### Try it
Read through the data and report every line in which the word "regardless" occurs.

═══ Exercise input

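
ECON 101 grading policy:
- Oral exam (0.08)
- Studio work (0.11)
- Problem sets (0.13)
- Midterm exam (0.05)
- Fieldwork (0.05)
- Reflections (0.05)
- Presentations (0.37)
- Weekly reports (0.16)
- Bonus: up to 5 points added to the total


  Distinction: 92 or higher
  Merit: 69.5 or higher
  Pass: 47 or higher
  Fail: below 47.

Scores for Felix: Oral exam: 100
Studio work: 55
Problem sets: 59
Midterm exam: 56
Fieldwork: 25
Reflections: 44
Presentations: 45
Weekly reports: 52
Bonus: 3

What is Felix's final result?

Pass

Weighted total:
  Oral exam 100 × 0.08 = 8
  Studio work 55 × 0.11 = 6.05
  Problem sets 59 × 0.13 = 7.67
  Midterm exam 56 × 0.05 = 2.8
  Fieldwork 25 × 0.05 = 1.25
  Reflections 44 × 0.05 = 2.2
  Presentations 45 × 0.37 = 16.65
  Weekly reports 52 × 0.16 = 8.32
Sum = 52.94
Bonus: 52.94 + 3 = 55.94
55.94 is ≥ 47 and < 69.5 → Pass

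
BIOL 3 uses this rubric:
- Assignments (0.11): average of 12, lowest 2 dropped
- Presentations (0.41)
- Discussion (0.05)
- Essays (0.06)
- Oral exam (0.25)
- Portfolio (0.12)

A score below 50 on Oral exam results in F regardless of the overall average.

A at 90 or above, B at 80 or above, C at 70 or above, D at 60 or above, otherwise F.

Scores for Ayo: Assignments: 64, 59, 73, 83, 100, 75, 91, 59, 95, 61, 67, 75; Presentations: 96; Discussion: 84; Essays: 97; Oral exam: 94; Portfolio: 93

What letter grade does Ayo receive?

Assignments: drop 59, 59 → average of remaining 10 = 784/10 = 78.4
Oral exam score 94 ≥ 50: minimum met.
Weighted total:
  Assignments 78.4 × 0.11 = 8.624
  Presentations 96 × 0.41 = 39.36
  Discussion 84 × 0.05 = 4.2
  Essays 97 × 0.06 = 5.82
  Oral exam 94 × 0.25 = 23.5
  Portfolio 93 × 0.12 = 11.16
Sum = 92.664
92.664 ≥ 90 → A

A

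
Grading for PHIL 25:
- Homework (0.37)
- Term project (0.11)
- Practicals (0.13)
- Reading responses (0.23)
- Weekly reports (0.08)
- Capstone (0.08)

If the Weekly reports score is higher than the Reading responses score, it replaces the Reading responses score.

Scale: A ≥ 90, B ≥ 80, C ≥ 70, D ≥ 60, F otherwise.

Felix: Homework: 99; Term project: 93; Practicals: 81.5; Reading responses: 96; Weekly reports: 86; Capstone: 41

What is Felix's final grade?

B

Weekly reports (86) ≤ Reading responses (96), so Reading responses stays at 96.
Weighted total:
  Homework 99 × 0.37 = 36.63
  Term project 93 × 0.11 = 10.23
  Practicals 81.5 × 0.13 = 10.595
  Reading responses 96 × 0.23 = 22.08
  Weekly reports 86 × 0.08 = 6.88
  Capstone 41 × 0.08 = 3.28
Sum = 89.695
89.695 is ≥ 80 and < 90 → B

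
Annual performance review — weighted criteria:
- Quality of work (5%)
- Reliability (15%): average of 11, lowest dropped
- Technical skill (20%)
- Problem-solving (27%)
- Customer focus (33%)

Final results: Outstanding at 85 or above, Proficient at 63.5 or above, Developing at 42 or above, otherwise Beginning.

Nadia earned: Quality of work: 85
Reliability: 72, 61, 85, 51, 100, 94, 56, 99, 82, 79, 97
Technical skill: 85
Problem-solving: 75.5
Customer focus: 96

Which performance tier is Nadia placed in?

Outstanding

Reliability: drop 51 → average of remaining 10 = 825/10 = 82.5
Weighted total:
  Quality of work 85 × 0.05 = 4.25
  Reliability 82.5 × 0.15 = 12.375
  Technical skill 85 × 0.2 = 17
  Problem-solving 75.5 × 0.27 = 20.385
  Customer focus 96 × 0.33 = 31.68
Sum = 85.69
85.69 ≥ 85 → Outstanding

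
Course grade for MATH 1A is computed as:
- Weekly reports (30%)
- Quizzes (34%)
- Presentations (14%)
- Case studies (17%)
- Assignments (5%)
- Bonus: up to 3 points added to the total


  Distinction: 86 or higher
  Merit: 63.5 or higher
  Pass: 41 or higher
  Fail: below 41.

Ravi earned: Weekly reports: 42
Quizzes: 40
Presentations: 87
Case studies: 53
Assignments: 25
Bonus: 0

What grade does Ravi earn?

Weighted total:
  Weekly reports 42 × 0.3 = 12.6
  Quizzes 40 × 0.34 = 13.6
  Presentations 87 × 0.14 = 12.18
  Case studies 53 × 0.17 = 9.01
  Assignments 25 × 0.05 = 1.25
Sum = 48.64
Bonus: 48.64 + 0 = 48.64
48.64 is ≥ 41 and < 63.5 → Pass

Pass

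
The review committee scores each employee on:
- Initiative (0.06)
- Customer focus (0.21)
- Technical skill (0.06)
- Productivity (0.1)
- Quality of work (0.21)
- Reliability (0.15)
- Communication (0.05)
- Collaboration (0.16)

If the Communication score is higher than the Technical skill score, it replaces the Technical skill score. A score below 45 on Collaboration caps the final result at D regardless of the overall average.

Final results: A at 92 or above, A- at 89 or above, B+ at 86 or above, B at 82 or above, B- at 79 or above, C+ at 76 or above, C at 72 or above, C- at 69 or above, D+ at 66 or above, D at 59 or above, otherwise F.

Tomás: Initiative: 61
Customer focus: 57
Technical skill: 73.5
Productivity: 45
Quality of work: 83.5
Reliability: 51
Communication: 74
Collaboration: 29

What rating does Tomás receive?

Communication (74) > Technical skill (73.5), so Technical skill counts as 74.
Collaboration score 29 < 45: minimum not met.
Weighted total:
  Initiative 61 × 0.06 = 3.66
  Customer focus 57 × 0.21 = 11.97
  Technical skill 74 × 0.06 = 4.44
  Productivity 45 × 0.1 = 4.5
  Quality of work 83.5 × 0.21 = 17.535
  Reliability 51 × 0.15 = 7.65
  Communication 74 × 0.05 = 3.7
  Collaboration 29 × 0.16 = 4.64
Sum = 58.095
58.095 would be F; cap at D applies → F.

F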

══════

### Finished task
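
A score below 50 on Oral exam results in F regardless of the overall average.
If the Communication score is higher than the Technical skill score, it replaces the Technical skill score. A score below 45 on Collaboration caps the final result at D regardless of the overall average.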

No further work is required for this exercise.